* Collected data *

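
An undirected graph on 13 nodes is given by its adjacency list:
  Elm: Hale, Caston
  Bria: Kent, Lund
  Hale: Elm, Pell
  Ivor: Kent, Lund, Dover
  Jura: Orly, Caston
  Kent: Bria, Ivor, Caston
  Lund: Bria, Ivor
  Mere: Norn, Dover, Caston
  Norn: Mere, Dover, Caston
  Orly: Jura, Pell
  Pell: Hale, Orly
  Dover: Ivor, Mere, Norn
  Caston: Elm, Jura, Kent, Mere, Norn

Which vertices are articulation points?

Removing Caston increases the component count from 1 to 2, so Caston is a cut vertex.
By contrast removing Dover leaves 1 component; it is not a cut vertex. No other vertex is a cut vertex either.

Caston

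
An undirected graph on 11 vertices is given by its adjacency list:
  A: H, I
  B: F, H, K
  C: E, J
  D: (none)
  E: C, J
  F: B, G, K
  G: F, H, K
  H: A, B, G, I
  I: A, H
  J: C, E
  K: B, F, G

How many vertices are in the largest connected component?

D is isolated — a component by itself.
Starting from C we can reach C, E, J. That is one component of size 3.
Starting from A we can reach A, B, F, G, H, I, K. That is one component of size 7.
The largest has 7 vertices.

7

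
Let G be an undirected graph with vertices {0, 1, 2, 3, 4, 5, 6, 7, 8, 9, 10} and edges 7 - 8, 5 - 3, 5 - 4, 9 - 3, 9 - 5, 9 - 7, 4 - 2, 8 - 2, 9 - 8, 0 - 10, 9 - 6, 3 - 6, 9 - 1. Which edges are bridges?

0-10, 1-9

The edges on the cycle 9-5-4-2-8-7-9 are not bridges since each lies on that cycle.
But removing 1 - 9 disconnects 1 from 9; removing 0 - 10 disconnects 0 from 10 — these are bridges.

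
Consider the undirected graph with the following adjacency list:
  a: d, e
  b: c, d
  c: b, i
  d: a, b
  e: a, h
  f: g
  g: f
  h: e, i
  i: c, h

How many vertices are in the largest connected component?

7

Starting from f we can reach f, g. That is one component of size 2.
Starting from a we can reach a, b, c, d, e, h, i. That is one component of size 7.
The largest has 7 vertices.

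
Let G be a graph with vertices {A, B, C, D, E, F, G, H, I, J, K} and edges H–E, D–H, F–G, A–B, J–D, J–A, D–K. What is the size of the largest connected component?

7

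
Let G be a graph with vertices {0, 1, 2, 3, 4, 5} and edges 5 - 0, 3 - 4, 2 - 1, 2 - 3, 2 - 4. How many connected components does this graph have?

2

Starting from 0 we can reach 0, 5. That is one component of size 2.
Starting from 1 we can reach 1, 2, 3, 4. That is one component of size 4.
Total: 2 components.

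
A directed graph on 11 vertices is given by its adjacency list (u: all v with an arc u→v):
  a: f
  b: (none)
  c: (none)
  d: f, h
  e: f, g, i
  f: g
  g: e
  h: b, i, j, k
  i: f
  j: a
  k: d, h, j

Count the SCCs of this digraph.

6

{e, f, g, i} are all mutually reachable — one SCC of size 4.
{d, h, k} are all mutually reachable — one SCC of size 3.
{j} is an SCC by itself.
{b} is an SCC by itself.
{a} is an SCC by itself.
(and 1 more singleton SCC)
That gives 6 strongly connected components.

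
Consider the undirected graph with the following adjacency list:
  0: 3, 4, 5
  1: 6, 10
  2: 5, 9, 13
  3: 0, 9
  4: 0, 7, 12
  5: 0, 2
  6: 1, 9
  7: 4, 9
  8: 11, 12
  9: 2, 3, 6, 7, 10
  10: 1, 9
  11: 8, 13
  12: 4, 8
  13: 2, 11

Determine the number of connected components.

Starting from 0 we can reach 0, 1, 2, 3, 4, 5, 6, 7, 8, 9, 10, 11, 12, 13. That is one component of size 14.
Total: 1 component.

1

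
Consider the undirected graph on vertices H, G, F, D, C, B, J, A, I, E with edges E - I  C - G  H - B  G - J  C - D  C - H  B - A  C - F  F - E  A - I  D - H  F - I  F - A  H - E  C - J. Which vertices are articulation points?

C

Removing C increases the component count from 1 to 2, so C is a cut vertex.
By contrast removing D leaves 1 component; it is not a cut vertex. No other vertex is a cut vertex either.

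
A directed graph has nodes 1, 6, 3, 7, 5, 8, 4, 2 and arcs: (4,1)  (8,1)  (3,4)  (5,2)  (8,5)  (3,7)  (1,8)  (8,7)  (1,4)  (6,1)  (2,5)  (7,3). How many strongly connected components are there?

3

{1, 3, 4, 7, 8} are all mutually reachable — one SCC of size 5.
{2, 5} are all mutually reachable — one SCC of size 2.
{6} is an SCC by itself.
That gives 3 strongly connected components.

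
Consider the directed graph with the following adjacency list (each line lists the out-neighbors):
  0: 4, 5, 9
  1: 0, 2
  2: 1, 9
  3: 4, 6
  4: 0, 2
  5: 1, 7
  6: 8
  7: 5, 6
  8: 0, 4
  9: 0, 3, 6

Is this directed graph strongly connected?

Yes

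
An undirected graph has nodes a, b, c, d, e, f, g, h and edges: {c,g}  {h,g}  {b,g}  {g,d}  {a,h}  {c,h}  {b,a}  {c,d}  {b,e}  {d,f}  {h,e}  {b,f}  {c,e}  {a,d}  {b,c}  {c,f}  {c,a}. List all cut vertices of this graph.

none

Removing g, for instance, still leaves 1 component. No single vertex removal increases the component count — the graph has no articulation points.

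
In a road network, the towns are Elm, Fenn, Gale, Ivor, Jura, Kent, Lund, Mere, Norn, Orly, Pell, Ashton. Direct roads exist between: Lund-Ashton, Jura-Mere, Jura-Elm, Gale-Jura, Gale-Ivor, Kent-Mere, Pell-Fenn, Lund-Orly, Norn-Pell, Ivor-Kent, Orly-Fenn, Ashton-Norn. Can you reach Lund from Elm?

The component containing Elm is {Elm, Gale, Ivor, Jura, Kent, Mere}, and Lund is not in it.

No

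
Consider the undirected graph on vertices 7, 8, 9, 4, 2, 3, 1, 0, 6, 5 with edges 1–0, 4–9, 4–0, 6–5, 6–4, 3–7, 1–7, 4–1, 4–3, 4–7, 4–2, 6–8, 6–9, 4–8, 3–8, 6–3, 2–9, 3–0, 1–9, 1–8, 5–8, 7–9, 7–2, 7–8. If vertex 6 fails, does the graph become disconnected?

Deleting 6 leaves 1 component (was 1) (its neighbors 3, 4, 5, 8, 9 remain connected to each other), so 6 is not a cut vertex.

No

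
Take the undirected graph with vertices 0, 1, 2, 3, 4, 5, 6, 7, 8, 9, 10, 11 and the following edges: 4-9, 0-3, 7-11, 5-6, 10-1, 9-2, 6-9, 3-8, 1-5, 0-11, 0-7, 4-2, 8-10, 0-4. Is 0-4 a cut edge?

No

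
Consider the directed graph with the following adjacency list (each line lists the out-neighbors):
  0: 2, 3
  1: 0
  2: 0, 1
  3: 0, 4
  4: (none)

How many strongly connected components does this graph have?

2

{0, 1, 2, 3} are all mutually reachable — one SCC of size 4.
{4} is an SCC by itself.
That gives 2 strongly connected components.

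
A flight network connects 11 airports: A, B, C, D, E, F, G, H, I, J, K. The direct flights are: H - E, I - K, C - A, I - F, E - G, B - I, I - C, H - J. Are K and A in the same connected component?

Yes

From K we can reach A, B, C, F, I, K, which includes A.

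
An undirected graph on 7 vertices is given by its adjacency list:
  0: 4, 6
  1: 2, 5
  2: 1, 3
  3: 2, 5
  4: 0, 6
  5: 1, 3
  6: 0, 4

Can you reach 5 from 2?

From 2 we can reach 1, 2, 3, 5, which includes 5.

Yes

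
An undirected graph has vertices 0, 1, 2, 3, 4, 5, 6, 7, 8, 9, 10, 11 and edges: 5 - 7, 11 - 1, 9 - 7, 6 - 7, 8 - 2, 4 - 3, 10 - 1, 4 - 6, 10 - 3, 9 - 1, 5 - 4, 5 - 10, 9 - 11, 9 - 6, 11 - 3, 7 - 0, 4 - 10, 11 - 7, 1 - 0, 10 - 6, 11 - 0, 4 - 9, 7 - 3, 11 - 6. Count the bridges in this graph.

1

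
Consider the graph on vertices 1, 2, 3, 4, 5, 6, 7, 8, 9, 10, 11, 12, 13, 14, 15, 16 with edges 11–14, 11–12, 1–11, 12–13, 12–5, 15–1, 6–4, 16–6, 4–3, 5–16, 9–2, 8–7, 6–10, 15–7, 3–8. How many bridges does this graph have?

4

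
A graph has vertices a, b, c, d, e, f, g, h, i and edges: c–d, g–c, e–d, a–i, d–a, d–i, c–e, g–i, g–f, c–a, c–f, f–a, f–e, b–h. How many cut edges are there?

1

The edges on the cycle g-c-e-d-i-a-f-g are not bridges since each lies on that cycle.
But removing h–b disconnects h from b — this is a bridge.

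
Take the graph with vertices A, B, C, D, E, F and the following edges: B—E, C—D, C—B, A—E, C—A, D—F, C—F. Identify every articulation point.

C

Removing C increases the component count from 1 to 2, so C is a cut vertex.
By contrast removing D leaves 1 component; it is not a cut vertex. No other vertex is a cut vertex either.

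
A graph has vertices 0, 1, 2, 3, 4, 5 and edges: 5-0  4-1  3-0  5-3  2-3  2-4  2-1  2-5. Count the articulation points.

1

Removing 2 increases the component count from 1 to 2, so 2 is a cut vertex.
By contrast removing 5 leaves 1 component; it is not a cut vertex. No other vertex is a cut vertex either.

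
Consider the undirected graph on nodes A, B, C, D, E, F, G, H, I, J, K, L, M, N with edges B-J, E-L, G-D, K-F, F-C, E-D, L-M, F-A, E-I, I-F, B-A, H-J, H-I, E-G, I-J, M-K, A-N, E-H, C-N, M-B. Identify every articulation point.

Removing E increases the component count from 1 to 2, so E is a cut vertex.
By contrast removing F leaves 1 component; it is not a cut vertex. No other vertex is a cut vertex either.

E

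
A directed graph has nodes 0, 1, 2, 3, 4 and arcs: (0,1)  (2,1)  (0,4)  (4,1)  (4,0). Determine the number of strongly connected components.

{0, 4} are all mutually reachable — one SCC of size 2.
{1} is an SCC by itself.
{2} is an SCC by itself.
{3} is an SCC by itself.
That gives 4 strongly connected components.

4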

* Exercise *
Begin at the first line of the records above and restate each line word for word, stopping after the line with "Norn: Mere, Dover, Caston".

* Solution for this exercise *
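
An undirected graph on 13 nodes is given by its adjacency list:
  Elm: Hale, Caston
  Bria: Kent, Lund
  Hale: Elm, Pell
  Ivor: Kent, Lund, Dover
  Jura: Orly, Caston
  Kent: Bria, Ivor, Caston
  Lund: Bria, Ivor
  Mere: Norn, Dover, Caston
  Norn: Mere, Dover, Caston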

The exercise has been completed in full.